→ **What is required**: First find the line containing "In ℤ_2[x], compute f + g." in the data, then set it down exactly along with every line after it, through the last.

→ **Exercise inputs**:
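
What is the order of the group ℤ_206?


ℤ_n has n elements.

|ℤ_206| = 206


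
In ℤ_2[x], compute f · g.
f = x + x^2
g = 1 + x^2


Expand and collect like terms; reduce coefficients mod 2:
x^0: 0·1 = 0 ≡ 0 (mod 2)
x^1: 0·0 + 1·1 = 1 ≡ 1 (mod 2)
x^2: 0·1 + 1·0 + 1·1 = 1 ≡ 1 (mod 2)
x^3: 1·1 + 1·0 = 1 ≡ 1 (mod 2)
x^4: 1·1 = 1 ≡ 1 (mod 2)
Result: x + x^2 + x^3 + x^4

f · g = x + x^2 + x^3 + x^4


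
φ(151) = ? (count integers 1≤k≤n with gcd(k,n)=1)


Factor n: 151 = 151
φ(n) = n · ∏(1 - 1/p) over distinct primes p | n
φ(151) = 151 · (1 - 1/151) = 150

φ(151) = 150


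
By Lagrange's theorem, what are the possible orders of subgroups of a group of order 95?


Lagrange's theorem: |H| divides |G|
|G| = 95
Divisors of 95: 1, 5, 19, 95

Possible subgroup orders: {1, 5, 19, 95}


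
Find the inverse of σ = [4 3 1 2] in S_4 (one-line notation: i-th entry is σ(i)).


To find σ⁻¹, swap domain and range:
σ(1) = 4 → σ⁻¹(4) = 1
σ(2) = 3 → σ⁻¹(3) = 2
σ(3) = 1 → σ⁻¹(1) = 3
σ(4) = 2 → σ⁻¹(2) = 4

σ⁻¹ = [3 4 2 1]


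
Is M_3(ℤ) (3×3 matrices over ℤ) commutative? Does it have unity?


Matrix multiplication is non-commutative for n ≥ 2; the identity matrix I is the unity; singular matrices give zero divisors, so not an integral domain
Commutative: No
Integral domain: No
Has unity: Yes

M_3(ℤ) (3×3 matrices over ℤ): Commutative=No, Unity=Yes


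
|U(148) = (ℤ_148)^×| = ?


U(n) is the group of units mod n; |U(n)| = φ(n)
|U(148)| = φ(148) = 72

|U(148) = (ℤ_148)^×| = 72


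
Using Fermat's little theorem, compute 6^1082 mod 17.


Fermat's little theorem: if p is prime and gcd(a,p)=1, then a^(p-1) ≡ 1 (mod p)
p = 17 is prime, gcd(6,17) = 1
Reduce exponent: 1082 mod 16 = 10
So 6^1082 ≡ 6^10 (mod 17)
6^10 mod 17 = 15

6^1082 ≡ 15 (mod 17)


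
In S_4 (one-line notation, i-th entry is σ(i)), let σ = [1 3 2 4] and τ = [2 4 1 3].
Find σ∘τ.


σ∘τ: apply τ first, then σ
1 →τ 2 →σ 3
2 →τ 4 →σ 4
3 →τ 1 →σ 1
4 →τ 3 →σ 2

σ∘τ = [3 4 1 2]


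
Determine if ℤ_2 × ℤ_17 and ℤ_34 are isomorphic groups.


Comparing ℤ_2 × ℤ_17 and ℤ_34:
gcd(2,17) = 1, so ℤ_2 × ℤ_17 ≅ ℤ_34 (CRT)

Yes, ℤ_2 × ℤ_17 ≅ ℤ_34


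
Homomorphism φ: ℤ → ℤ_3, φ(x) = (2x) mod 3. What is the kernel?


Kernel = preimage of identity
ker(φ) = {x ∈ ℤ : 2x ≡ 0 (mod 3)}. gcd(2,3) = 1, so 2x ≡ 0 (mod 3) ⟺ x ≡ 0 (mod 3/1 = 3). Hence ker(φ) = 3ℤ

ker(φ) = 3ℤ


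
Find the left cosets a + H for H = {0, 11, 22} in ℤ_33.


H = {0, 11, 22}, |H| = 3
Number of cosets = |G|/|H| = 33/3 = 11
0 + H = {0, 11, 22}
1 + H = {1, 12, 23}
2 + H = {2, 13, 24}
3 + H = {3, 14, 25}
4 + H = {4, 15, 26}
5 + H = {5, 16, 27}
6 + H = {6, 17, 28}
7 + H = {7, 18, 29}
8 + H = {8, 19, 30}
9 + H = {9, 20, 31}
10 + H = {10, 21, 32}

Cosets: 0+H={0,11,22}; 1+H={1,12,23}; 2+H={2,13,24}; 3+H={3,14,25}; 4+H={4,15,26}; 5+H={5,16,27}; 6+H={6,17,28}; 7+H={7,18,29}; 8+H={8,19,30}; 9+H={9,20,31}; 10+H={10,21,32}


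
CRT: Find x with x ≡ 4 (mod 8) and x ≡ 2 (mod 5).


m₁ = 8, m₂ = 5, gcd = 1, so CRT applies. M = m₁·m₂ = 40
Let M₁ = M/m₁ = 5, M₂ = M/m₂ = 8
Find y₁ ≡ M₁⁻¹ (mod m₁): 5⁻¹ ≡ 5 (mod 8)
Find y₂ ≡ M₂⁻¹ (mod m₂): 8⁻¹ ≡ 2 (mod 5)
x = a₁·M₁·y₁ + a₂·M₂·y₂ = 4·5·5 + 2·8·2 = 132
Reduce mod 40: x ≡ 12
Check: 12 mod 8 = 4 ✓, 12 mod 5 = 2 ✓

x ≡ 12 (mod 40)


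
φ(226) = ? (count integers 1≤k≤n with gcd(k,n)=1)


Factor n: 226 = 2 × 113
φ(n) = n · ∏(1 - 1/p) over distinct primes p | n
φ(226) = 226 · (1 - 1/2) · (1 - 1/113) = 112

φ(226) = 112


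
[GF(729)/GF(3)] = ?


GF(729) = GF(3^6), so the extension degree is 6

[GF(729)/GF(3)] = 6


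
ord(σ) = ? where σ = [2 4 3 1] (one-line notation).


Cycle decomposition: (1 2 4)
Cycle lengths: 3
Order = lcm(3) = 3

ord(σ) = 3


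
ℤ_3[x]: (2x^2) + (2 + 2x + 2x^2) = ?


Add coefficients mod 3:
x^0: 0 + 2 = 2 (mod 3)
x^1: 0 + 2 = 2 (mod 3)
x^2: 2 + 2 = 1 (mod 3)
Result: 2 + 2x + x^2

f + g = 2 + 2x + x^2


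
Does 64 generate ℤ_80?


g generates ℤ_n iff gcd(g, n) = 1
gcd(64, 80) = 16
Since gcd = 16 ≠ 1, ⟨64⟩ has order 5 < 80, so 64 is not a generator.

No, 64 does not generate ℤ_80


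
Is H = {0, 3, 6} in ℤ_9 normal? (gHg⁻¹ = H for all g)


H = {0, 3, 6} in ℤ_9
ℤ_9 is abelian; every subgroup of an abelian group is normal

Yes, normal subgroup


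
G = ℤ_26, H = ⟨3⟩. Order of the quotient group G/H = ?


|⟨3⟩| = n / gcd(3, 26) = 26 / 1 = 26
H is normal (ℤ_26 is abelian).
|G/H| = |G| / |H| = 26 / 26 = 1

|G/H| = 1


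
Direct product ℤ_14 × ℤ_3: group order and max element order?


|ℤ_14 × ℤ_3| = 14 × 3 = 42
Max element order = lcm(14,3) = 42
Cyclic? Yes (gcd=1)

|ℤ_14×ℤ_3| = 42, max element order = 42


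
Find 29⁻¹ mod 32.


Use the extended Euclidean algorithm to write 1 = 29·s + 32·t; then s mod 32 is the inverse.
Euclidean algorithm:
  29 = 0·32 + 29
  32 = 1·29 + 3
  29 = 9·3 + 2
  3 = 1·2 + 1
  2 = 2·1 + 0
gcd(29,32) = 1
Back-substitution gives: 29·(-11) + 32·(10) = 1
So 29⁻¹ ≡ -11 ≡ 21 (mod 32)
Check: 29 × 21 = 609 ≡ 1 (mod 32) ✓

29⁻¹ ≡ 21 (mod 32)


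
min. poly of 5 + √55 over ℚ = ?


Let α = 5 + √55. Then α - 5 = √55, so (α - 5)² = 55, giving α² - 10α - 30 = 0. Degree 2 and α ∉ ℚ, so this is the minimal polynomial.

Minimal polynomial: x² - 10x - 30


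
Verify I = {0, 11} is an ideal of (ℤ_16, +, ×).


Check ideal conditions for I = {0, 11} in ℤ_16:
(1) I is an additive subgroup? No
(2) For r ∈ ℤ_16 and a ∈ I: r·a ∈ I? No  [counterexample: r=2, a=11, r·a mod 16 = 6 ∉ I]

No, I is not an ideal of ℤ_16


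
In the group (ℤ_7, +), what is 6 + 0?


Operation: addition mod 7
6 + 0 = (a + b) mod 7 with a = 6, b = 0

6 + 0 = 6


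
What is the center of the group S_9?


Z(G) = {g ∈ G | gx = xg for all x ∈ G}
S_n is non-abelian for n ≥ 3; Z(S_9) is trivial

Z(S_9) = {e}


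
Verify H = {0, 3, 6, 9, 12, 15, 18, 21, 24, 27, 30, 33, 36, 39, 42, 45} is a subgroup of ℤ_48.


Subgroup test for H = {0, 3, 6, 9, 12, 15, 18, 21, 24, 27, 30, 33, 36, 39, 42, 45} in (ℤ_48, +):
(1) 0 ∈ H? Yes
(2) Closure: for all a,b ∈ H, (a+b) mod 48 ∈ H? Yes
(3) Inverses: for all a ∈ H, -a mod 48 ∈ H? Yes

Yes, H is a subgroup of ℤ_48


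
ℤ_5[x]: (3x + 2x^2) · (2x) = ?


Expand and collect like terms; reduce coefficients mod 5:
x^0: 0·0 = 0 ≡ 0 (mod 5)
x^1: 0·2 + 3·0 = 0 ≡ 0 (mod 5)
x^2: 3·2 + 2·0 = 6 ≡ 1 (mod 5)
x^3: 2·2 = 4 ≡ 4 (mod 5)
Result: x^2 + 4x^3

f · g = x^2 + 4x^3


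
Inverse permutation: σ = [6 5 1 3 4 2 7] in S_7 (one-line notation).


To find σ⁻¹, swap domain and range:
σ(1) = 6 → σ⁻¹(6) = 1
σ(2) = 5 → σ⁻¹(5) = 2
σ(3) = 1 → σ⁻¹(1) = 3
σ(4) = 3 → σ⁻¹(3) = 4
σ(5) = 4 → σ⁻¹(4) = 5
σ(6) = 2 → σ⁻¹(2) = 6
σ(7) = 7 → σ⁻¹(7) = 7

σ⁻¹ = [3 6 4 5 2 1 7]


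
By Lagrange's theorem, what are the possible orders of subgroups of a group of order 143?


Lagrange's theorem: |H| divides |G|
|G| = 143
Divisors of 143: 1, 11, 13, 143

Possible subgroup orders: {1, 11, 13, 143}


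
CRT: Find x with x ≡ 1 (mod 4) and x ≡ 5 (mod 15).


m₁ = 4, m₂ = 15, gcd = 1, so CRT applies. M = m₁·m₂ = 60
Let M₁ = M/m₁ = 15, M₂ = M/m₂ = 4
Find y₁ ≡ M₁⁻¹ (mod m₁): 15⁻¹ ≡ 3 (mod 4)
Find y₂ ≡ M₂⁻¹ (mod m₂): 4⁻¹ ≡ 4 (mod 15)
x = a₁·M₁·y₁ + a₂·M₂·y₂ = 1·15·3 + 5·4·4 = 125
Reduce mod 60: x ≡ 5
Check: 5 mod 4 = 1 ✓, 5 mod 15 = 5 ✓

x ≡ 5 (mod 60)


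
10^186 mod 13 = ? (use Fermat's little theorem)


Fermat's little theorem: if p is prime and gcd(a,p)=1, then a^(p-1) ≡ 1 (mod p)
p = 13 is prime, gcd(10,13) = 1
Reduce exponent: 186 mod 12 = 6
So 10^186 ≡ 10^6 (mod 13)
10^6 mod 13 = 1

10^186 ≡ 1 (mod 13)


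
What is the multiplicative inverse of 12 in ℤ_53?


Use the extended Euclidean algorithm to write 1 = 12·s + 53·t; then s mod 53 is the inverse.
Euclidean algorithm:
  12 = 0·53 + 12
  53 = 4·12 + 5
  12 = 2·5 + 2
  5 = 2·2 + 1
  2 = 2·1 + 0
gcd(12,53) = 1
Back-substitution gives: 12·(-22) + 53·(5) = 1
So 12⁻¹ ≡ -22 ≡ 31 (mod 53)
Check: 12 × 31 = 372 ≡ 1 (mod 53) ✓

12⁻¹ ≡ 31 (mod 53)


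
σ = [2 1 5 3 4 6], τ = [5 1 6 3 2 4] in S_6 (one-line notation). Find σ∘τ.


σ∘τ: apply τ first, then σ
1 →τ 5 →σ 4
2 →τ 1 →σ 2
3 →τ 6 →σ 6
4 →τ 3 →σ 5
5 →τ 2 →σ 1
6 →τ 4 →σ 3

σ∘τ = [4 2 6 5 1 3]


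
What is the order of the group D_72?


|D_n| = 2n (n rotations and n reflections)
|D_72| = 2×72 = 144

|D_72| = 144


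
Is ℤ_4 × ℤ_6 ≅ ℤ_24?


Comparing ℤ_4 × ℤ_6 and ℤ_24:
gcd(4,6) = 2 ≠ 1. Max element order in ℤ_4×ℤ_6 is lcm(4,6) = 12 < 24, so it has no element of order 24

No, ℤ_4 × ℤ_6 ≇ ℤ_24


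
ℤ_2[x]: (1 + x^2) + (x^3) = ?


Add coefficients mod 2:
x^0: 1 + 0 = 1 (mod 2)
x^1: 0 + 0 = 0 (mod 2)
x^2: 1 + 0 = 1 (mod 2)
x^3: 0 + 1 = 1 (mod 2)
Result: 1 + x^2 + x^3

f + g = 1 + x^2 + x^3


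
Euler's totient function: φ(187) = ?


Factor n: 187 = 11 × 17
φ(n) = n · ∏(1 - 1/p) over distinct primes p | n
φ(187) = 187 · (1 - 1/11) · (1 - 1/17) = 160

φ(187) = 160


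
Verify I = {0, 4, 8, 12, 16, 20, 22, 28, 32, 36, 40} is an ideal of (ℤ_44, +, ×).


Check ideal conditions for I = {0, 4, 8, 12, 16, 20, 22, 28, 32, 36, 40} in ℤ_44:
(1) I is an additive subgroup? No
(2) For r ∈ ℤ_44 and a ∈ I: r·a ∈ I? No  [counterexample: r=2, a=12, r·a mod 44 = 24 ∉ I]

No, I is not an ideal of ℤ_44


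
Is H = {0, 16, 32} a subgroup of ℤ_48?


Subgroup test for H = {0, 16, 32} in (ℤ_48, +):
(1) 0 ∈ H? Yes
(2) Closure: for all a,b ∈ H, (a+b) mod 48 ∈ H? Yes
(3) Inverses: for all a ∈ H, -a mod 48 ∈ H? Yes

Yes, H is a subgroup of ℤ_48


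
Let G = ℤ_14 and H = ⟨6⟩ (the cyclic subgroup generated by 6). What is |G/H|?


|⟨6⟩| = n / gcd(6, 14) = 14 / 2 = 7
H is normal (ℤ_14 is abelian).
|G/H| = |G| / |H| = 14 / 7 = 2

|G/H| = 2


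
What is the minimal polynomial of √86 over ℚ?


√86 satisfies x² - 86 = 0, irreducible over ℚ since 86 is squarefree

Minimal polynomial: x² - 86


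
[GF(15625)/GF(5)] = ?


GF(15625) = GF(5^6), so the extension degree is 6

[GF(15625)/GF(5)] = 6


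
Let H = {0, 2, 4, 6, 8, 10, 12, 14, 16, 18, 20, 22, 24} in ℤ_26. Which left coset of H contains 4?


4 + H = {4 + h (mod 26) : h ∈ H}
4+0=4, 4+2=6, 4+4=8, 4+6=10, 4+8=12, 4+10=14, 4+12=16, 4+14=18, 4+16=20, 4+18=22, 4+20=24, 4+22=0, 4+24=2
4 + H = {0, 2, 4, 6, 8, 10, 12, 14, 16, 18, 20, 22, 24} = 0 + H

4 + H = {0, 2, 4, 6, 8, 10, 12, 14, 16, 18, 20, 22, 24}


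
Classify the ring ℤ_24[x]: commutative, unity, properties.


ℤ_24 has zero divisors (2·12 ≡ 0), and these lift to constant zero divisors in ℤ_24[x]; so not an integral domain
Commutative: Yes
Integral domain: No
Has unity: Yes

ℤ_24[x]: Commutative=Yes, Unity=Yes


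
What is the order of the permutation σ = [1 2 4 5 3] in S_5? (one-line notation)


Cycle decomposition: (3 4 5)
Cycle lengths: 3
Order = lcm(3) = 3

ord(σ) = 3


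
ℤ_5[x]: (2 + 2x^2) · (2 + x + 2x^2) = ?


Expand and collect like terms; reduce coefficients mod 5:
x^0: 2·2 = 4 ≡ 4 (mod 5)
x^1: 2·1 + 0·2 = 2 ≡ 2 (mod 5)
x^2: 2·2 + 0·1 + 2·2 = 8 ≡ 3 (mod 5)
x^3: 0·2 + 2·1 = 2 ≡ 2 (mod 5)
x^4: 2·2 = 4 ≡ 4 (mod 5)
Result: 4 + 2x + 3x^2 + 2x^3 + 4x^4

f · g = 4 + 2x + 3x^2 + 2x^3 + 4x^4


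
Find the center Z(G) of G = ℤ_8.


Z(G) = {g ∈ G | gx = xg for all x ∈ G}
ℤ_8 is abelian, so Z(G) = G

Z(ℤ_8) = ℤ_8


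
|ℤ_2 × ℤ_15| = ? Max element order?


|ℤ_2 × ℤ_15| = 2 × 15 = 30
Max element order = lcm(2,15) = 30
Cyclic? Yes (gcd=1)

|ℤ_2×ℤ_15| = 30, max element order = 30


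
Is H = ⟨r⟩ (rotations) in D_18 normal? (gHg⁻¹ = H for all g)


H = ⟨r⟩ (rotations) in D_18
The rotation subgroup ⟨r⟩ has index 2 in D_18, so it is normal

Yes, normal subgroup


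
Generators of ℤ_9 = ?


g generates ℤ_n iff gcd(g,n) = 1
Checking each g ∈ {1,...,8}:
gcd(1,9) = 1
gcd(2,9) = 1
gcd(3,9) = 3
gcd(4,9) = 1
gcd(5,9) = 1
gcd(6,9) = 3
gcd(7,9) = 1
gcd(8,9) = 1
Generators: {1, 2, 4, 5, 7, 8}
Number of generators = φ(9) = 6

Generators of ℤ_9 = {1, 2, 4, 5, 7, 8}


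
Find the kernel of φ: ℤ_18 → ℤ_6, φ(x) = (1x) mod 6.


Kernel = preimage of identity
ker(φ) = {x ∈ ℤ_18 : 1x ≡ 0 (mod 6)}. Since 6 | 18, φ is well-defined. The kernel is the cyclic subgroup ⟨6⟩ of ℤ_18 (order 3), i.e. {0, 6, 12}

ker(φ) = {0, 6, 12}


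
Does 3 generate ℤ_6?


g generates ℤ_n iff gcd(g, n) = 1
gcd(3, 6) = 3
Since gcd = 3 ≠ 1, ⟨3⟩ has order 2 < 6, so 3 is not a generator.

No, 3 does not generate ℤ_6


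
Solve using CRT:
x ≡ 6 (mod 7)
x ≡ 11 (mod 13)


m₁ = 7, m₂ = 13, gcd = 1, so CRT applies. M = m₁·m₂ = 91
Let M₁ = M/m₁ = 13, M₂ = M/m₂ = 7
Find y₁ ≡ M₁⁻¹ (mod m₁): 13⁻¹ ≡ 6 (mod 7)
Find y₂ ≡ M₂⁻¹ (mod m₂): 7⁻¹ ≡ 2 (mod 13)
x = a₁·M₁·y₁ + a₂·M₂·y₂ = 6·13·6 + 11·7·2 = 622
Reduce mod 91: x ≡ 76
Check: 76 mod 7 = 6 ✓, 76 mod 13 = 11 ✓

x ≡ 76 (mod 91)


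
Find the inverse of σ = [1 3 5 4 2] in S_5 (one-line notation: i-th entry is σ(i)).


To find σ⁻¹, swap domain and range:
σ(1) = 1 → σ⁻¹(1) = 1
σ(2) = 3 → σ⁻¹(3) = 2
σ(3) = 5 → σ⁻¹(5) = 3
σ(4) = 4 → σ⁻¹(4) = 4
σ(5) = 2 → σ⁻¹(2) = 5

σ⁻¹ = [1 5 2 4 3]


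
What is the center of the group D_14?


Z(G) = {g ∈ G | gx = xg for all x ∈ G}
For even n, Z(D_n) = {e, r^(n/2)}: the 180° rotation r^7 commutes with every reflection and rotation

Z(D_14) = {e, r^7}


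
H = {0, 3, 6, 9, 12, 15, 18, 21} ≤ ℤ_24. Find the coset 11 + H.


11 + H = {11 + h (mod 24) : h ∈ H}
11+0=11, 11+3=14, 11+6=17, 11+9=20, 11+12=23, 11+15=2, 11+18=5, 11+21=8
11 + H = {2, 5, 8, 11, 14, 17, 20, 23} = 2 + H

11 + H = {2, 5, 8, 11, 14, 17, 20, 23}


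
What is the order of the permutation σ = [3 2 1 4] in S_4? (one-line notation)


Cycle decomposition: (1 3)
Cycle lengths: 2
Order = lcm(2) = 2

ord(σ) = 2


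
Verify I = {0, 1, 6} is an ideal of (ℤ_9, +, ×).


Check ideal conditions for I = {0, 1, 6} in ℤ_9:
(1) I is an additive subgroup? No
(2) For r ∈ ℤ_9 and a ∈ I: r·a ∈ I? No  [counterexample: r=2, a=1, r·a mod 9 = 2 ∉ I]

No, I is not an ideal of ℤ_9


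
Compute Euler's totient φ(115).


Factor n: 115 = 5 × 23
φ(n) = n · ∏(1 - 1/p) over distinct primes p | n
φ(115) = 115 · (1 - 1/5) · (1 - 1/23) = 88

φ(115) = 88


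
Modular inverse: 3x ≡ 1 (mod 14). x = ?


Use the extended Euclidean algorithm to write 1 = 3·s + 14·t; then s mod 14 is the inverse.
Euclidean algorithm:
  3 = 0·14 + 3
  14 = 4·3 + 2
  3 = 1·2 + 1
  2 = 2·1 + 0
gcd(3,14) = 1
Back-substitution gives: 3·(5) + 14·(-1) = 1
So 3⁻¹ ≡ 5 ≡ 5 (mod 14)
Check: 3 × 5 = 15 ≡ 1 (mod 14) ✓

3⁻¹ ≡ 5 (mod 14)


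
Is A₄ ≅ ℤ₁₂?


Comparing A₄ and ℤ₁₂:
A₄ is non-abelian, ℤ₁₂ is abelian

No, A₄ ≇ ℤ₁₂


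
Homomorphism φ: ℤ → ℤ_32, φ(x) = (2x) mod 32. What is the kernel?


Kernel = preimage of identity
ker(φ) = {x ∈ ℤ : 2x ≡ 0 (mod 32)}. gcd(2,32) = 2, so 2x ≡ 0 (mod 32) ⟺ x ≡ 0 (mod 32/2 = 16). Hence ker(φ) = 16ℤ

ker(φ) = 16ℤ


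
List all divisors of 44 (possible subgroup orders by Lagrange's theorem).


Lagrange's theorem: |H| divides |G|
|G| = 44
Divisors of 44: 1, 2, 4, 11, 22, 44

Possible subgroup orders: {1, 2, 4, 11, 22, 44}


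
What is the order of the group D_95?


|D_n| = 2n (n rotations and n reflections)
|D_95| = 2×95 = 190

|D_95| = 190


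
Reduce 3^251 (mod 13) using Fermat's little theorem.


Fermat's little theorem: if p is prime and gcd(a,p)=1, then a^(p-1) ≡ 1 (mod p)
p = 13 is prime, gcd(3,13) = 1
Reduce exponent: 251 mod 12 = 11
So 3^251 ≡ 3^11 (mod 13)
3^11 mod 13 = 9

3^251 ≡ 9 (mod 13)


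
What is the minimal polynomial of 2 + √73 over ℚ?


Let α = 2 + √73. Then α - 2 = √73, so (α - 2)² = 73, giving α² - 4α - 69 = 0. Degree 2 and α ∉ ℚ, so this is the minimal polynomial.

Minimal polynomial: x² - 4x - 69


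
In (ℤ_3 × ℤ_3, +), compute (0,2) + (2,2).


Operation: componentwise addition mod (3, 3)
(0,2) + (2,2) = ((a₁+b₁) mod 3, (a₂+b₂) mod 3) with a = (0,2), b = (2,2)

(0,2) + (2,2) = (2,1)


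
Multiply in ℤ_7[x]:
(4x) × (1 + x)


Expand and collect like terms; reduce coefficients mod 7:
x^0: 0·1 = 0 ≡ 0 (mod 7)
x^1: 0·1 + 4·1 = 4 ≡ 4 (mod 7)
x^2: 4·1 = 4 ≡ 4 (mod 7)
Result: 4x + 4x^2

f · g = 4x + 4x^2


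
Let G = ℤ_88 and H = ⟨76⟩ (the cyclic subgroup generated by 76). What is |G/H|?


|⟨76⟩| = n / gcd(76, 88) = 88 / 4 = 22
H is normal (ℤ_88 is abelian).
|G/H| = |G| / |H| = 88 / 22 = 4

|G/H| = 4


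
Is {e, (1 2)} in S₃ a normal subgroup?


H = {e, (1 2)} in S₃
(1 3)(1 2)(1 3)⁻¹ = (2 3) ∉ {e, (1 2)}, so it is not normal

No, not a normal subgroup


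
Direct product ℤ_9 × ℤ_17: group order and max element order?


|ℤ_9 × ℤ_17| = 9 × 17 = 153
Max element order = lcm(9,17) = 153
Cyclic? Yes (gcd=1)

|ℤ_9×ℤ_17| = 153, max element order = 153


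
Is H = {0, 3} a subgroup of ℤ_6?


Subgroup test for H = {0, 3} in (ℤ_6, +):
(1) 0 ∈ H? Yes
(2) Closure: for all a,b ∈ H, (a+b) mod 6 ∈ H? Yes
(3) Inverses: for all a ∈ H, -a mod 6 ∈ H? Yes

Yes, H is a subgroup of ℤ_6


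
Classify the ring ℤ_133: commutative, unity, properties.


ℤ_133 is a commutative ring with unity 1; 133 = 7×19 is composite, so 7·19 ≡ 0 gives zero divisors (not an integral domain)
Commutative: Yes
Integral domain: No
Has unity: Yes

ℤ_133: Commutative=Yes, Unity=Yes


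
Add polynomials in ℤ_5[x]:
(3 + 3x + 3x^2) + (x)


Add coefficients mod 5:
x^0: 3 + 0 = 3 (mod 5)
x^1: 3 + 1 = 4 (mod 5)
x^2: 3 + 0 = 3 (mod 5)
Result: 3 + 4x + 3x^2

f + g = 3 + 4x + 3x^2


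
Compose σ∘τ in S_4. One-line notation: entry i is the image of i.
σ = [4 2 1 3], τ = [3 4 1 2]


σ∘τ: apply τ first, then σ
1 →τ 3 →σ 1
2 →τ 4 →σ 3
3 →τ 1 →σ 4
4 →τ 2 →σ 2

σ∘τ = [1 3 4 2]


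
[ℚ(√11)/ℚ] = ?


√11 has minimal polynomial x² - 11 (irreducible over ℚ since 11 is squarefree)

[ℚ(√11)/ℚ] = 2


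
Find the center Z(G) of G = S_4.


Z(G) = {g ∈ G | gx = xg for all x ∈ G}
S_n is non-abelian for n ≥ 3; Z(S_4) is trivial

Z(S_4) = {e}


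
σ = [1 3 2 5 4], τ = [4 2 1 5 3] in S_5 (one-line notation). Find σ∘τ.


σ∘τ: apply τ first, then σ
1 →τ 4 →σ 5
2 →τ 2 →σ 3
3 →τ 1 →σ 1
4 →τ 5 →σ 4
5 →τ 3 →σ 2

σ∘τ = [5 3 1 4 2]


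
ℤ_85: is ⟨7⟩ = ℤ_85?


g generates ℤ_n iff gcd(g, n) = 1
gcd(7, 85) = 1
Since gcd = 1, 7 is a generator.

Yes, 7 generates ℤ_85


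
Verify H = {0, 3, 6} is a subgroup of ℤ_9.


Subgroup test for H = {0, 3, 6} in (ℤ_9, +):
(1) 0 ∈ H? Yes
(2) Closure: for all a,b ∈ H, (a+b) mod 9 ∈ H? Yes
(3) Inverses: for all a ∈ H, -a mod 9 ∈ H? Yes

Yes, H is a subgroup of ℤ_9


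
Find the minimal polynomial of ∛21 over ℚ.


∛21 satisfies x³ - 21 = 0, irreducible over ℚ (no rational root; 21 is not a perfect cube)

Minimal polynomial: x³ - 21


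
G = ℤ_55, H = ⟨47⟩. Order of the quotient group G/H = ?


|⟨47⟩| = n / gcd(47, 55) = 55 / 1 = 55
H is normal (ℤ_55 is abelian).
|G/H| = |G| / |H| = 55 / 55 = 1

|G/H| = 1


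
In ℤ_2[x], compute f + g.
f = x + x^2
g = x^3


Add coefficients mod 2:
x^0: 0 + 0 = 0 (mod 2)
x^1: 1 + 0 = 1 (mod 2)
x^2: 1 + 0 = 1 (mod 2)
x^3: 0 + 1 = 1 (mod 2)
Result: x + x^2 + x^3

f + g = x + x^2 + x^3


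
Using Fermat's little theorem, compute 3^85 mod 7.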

→ **Written reply**:
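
In ℤ_2[x], compute f + g.
f = x + x^2
g = x^3


Add coefficients mod 2:
x^0: 0 + 0 = 0 (mod 2)
x^1: 1 + 0 = 1 (mod 2)
x^2: 1 + 0 = 1 (mod 2)
x^3: 0 + 1 = 1 (mod 2)
Result: x + x^2 + x^3

f + g = x + x^2 + x^3


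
Using Fermat's little theorem, compute 3^85 mod 7.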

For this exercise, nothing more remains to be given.